WORK REQUEST: Please give the number of lines in the entries below that hold "labeled", with no other words.

DATA TO EXAMINE:

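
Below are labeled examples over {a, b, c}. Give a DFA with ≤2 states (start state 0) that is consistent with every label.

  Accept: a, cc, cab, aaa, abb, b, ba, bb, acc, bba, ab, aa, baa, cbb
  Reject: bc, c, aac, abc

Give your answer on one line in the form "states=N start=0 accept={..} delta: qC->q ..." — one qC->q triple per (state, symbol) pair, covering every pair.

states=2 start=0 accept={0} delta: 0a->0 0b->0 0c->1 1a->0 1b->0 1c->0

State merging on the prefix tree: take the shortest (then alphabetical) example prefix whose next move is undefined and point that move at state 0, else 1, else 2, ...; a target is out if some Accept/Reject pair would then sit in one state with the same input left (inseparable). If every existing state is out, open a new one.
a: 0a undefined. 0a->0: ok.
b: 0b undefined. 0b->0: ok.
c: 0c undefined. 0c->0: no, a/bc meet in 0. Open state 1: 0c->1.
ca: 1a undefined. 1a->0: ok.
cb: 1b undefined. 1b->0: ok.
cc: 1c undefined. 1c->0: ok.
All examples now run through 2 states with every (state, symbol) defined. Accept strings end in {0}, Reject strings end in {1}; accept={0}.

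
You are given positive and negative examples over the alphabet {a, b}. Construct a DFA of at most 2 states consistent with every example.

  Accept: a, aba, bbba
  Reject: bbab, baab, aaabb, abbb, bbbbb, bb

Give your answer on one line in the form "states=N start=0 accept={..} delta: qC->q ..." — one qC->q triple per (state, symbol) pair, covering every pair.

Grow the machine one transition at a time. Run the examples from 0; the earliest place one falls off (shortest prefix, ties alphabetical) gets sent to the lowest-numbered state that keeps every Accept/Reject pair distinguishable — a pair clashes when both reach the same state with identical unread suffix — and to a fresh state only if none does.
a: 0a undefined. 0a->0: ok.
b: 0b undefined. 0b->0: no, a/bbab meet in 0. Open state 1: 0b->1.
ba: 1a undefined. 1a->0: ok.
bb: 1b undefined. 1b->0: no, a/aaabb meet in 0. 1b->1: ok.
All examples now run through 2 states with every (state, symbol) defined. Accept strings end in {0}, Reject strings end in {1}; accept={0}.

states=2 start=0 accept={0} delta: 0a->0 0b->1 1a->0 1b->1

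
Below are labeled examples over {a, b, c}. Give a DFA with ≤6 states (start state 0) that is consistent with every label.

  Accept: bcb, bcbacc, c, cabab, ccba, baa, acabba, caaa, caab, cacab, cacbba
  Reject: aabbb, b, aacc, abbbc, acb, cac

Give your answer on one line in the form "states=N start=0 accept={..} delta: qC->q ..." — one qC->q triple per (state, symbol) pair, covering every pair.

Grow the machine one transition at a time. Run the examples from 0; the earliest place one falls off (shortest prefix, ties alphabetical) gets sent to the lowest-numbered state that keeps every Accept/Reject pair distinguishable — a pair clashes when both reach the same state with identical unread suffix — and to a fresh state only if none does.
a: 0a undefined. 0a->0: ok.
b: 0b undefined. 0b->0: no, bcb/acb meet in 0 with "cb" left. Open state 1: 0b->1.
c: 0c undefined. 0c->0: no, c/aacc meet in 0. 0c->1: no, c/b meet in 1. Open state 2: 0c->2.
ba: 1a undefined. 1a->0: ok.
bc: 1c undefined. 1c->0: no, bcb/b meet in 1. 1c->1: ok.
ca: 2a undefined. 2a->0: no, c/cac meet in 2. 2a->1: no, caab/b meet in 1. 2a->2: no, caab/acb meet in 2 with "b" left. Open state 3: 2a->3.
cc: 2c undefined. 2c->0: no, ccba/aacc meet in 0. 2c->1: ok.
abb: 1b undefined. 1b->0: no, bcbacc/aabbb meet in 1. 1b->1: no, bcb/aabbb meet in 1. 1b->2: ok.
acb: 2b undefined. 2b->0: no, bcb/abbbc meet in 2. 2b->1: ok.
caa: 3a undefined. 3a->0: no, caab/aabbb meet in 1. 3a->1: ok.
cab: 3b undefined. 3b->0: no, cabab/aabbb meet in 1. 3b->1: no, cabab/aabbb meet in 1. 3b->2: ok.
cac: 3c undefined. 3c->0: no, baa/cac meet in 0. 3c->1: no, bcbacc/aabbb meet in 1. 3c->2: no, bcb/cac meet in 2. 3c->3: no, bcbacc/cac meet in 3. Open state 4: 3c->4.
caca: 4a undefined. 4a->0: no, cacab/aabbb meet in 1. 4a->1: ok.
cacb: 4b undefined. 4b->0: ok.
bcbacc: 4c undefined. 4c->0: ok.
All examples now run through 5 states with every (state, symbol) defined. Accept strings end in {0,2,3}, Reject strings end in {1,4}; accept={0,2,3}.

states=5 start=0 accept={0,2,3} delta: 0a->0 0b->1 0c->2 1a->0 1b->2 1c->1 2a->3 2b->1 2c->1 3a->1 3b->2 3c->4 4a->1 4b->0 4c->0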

YOUR SOLUTION: 2